• **Exercise aim**
Output every record exactly, and nothing more.

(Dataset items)
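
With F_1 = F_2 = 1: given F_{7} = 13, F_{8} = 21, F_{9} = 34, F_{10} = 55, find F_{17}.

1597

By the addition formula F_{m+n} = F_m F_{n+1} + F_{m−1} F_n with m=8, n=9: F_{17} = 21·55 + 13·34 = 1155 + 442 = 1597.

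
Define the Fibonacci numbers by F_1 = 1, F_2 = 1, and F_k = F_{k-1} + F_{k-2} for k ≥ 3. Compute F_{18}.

Iterating the recurrence up to F_{13} = 233 and F_{12} = 144:
F_{14} = F_{13} + F_{12} = 233 + 144 = 377
F_{15} = F_{14} + F_{13} = 377 + 233 = 610
F_{16} = F_{15} + F_{14} = 610 + 377 = 987
F_{17} = F_{16} + F_{15} = 987 + 610 = 1597
F_{18} = F_{17} + F_{16} = 1597 + 987 = 2584

2584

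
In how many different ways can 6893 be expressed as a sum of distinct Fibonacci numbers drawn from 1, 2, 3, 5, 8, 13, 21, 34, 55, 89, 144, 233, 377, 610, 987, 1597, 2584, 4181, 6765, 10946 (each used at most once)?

Starting from the Zeckendorf form and repeatedly splitting a term F_k into F_{k−1} + F_{k−2} (when neither is already used) reaches every representation.
6893 = 6765+89+34+5 = 6765+89+34+3+2 = 6765+89+21+13+5 = … (37 more), for 40 in all.

40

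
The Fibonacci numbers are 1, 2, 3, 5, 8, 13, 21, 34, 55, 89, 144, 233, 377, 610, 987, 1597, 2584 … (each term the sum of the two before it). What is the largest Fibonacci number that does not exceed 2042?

1597

1597 ≤ 2042 < 2584, so the largest Fibonacci number not exceeding 2042 is 1597.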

• **Response to this task**
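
With F_1 = F_2 = 1: given F_{7} = 13, F_{8} = 21, F_{9} = 34, F_{10} = 55, find F_{17}.

1597

By the addition formula F_{m+n} = F_m F_{n+1} + F_{m−1} F_n with m=8, n=9: F_{17} = 21·55 + 13·34 = 1155 + 442 = 1597.

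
Define the Fibonacci numbers by F_1 = 1, F_2 = 1, and F_k = F_{k-1} + F_{k-2} for k ≥ 3. Compute F_{18}.

Iterating the recurrence up to F_{13} = 233 and F_{12} = 144:
F_{14} = F_{13} + F_{12} = 233 + 144 = 377
F_{15} = F_{14} + F_{13} = 377 + 233 = 610
F_{16} = F_{15} + F_{14} = 610 + 377 = 987
F_{17} = F_{16} + F_{15} = 987 + 610 = 1597
F_{18} = F_{17} + F_{16} = 1597 + 987 = 2584

2584

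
In how many different ways can 6893 be expressed as a sum of distinct Fibonacci numbers drawn from 1, 2, 3, 5, 8, 13, 21, 34, 55, 89, 144, 233, 377, 610, 987, 1597, 2584, 4181, 6765, 10946 (each used at most once)?

Starting from the Zeckendorf form and repeatedly splitting a term F_k into F_{k−1} + F_{k−2} (when neither is already used) reaches every representation.
6893 = 6765+89+34+5 = 6765+89+34+3+2 = 6765+89+21+13+5 = … (37 more), for 40 in all.

40

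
The Fibonacci numbers are 1, 2, 3, 5, 8, 13, 21, 34, 55, 89, 144, 233, 377, 610, 987, 1597, 2584 … (each term the sum of the two before it). What is the largest Fibonacci number that does not exceed 2042?

1597

1597 ≤ 2042 < 2584, so the largest Fibonacci number not exceeding 2042 is 1597.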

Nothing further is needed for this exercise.